[[ Material to process open ]]
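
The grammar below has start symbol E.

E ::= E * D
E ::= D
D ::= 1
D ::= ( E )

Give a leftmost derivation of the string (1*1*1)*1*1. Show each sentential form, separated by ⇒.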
[[ Material to process closed ]]
» Exercise goal: The response must contain every entry, each one identical to the original.

» Result of the task:
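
The grammar below has start symbol E.

E ::= E * D
E ::= D
D ::= 1
D ::= ( E )

Give a leftmost derivation of the string (1*1*1)*1*1. Show each sentential form, separated by ⇒.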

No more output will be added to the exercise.